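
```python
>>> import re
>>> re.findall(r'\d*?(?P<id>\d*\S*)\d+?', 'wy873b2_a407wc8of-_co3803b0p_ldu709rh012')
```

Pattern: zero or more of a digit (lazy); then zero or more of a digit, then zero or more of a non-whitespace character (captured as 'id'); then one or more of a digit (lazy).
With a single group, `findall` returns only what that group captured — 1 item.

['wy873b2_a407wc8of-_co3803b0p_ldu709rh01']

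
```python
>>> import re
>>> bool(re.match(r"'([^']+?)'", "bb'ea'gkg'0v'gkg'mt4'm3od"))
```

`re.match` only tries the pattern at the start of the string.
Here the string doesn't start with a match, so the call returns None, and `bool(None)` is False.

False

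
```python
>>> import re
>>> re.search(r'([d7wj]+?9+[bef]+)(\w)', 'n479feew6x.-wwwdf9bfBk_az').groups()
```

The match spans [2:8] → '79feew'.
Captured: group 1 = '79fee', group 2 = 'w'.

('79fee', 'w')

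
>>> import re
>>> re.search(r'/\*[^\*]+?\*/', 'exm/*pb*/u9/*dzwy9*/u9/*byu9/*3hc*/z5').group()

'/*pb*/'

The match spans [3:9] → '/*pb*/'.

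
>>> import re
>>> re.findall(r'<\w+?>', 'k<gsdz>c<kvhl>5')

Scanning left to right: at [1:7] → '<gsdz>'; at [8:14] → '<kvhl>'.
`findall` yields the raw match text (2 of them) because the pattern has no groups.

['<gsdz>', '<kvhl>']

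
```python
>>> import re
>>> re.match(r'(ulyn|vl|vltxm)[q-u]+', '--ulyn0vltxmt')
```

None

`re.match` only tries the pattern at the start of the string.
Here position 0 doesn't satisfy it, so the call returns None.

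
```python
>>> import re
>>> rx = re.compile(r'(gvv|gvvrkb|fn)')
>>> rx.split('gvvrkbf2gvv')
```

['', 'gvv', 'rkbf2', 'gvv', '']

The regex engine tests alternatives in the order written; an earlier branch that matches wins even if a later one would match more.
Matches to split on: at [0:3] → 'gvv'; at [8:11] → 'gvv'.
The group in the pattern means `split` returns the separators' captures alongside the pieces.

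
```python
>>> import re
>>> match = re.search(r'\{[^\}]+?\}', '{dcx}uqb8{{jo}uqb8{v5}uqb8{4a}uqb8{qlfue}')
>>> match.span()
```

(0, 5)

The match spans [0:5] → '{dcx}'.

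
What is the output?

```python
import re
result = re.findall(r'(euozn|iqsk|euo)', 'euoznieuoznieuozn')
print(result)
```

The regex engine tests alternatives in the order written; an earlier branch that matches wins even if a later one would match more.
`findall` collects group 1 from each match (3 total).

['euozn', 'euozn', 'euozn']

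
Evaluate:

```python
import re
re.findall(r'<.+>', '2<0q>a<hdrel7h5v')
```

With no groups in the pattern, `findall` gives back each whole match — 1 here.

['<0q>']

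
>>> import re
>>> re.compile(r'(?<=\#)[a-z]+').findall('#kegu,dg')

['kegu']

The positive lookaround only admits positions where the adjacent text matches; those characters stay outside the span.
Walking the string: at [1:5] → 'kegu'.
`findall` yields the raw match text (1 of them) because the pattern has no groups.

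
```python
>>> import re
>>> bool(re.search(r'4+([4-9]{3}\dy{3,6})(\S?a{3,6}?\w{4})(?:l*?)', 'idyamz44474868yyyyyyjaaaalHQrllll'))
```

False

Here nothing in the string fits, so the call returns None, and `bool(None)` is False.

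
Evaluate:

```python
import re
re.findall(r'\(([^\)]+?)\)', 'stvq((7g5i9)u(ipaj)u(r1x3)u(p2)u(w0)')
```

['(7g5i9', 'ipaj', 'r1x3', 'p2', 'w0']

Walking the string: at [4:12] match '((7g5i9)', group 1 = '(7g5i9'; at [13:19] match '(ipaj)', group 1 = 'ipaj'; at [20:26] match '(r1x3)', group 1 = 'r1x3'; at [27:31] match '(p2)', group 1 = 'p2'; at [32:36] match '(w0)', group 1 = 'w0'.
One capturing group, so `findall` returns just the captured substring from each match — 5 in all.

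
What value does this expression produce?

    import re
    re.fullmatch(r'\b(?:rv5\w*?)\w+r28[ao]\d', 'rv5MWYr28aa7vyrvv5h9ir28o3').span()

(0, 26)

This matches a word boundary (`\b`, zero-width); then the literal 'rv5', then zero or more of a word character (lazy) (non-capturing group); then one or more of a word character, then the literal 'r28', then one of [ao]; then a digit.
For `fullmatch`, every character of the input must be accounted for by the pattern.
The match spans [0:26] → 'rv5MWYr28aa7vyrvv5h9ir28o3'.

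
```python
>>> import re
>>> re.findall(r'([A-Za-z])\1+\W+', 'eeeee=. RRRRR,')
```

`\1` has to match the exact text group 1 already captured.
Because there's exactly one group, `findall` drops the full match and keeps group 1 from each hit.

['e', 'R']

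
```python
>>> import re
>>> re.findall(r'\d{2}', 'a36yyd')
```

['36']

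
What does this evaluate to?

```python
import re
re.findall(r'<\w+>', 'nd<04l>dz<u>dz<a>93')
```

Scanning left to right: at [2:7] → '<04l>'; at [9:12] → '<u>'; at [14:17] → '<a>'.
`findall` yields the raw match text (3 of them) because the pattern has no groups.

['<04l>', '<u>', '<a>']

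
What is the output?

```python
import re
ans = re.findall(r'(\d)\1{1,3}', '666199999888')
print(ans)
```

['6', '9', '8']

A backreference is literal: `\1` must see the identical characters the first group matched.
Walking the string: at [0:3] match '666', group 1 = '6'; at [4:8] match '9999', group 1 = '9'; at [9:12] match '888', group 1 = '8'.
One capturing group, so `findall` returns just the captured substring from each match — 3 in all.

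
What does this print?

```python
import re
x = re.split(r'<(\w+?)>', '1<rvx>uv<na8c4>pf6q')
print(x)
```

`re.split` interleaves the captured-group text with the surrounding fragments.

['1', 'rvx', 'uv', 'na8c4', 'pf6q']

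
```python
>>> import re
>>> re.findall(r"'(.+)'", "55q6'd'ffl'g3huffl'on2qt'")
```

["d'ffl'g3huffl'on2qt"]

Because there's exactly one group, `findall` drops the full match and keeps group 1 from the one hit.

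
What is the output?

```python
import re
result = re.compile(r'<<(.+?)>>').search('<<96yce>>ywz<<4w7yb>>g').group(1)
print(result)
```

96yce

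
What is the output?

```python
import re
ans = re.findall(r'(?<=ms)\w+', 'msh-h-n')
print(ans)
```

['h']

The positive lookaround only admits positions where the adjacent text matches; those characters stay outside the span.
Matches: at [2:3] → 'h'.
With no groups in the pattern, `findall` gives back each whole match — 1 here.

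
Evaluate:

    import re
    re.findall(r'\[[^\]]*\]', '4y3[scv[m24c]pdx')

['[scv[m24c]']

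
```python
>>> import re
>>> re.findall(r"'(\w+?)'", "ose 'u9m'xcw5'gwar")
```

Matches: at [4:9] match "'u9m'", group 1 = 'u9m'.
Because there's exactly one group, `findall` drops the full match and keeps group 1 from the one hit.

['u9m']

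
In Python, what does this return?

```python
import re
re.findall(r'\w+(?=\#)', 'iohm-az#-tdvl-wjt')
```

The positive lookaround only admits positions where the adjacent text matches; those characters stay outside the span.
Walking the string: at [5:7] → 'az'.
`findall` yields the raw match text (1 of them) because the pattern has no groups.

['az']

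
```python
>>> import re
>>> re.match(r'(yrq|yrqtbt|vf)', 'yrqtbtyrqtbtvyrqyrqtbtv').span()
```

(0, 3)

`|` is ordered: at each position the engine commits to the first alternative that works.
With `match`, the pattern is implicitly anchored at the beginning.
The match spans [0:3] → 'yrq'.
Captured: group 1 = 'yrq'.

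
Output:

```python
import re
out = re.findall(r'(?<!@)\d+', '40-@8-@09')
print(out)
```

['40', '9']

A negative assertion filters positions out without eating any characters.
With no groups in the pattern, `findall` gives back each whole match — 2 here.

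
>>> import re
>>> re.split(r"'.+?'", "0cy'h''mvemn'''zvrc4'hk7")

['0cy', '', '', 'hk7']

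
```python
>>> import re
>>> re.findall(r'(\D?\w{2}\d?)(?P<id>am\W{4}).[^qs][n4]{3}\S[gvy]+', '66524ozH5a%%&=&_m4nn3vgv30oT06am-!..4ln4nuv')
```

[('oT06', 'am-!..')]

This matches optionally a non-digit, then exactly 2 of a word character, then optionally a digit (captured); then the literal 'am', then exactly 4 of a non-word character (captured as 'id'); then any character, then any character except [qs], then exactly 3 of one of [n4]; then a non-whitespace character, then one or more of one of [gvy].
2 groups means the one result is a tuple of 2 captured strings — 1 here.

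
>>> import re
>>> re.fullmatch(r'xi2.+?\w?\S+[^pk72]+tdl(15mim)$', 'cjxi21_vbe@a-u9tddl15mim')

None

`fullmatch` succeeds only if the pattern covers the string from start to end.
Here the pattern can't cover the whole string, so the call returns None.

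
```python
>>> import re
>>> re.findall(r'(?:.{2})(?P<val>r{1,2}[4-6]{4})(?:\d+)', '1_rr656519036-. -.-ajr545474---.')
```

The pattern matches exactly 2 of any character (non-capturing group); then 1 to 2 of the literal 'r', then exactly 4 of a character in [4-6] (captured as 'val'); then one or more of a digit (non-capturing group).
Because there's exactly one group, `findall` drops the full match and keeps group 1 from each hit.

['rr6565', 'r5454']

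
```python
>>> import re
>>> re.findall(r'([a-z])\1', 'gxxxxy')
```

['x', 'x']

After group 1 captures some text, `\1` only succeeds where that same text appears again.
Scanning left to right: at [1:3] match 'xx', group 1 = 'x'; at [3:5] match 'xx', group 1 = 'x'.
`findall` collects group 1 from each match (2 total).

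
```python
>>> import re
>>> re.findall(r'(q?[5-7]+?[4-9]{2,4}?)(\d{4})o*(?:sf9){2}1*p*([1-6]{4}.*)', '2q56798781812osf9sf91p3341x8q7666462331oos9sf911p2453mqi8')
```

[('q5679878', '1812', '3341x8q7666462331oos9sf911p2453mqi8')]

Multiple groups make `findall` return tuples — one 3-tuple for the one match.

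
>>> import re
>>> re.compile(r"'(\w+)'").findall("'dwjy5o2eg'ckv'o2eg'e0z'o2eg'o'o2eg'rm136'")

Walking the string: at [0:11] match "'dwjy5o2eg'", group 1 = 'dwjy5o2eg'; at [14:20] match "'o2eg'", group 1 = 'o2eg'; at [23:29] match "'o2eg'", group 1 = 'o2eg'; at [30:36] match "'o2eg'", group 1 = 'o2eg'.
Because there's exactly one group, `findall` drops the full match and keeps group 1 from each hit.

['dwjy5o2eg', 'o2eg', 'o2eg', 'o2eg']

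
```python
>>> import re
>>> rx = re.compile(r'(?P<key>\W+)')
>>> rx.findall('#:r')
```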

----

#### Goal of the exercise
Across the lines of the material above, tally those holding the word "print" and state the number by itself.

#### Task solution
7